(Record extracts begins)

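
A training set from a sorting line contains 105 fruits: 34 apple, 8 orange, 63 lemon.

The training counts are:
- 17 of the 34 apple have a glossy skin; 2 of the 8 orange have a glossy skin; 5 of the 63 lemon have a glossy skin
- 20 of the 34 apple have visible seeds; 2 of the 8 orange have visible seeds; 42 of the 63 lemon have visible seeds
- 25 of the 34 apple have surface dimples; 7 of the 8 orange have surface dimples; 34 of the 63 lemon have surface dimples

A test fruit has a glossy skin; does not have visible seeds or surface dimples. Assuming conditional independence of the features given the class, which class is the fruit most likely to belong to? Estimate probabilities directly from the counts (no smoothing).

apple

apple: (34/105) × (17/34) × (14/34) × (9/34) ≈ 0.0176471
orange: (8/105) × (2/8) × (6/8) × (1/8) ≈ 0.00178571
lemon: (63/105) × (5/63) × (21/63) × (29/63) ≈ 0.00730663
Highest score → apple.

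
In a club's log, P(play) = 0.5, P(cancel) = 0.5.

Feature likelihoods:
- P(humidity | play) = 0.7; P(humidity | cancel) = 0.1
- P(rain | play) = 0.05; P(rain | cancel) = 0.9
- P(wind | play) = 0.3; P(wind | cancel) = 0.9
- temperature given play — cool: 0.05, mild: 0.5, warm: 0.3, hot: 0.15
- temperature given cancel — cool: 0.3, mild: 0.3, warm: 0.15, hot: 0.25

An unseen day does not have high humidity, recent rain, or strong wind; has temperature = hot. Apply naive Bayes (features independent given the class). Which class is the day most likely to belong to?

play: 0.5 × (1−0.7) × (1−0.05) × (1−0.3) × 0.15 = 0.0149625
cancel: 0.5 × (1−0.1) × (1−0.9) × (1−0.9) × 0.25 = 0.001125
Highest score → play.

play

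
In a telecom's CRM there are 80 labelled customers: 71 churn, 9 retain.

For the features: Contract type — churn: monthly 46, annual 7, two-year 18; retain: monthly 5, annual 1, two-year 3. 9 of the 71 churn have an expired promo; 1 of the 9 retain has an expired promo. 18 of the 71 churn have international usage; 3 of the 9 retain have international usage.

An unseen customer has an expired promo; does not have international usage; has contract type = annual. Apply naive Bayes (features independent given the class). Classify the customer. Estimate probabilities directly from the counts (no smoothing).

churn: (71/80) × (7/71) × (9/71) × (53/71) ≈ 0.00827961
retain: (9/80) × (1/9) × (1/9) × (6/9) ≈ 0.000925926
Highest score → churn.

churn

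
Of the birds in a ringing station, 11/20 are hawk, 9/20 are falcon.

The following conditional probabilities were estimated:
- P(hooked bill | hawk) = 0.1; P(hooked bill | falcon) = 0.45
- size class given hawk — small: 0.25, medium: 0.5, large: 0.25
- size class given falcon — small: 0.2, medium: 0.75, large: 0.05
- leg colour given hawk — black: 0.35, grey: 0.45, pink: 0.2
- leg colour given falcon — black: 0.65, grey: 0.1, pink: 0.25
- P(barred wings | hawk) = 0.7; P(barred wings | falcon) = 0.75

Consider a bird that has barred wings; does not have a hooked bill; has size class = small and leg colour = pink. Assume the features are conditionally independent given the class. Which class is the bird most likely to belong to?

hawk

hawk: 0.55 × (1−0.1) × 0.25 × 0.2 × 0.7 = 0.017325
falcon: 0.45 × (1−0.45) × 0.2 × 0.25 × 0.75 = 0.00928125
Highest score → hawk.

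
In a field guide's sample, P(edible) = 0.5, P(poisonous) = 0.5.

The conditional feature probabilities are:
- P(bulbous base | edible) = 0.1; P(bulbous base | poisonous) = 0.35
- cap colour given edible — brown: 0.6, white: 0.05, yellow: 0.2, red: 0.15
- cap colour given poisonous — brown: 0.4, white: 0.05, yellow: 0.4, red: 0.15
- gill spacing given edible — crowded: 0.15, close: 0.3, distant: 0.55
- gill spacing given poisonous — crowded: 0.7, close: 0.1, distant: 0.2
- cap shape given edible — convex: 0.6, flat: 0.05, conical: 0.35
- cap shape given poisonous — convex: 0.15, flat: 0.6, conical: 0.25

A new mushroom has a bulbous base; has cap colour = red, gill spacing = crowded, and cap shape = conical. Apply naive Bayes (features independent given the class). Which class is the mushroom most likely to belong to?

edible: 0.5 × 0.1 × 0.15 × 0.15 × 0.35 = 0.00039375
poisonous: 0.5 × 0.35 × 0.15 × 0.7 × 0.25 = 0.00459375
Highest score → poisonous.

poisonous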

(Record extracts ends)

**What you will do**. Looking at the records, state how many lines contain "grey" and write nothing besides that number.

**Output of the task**. 2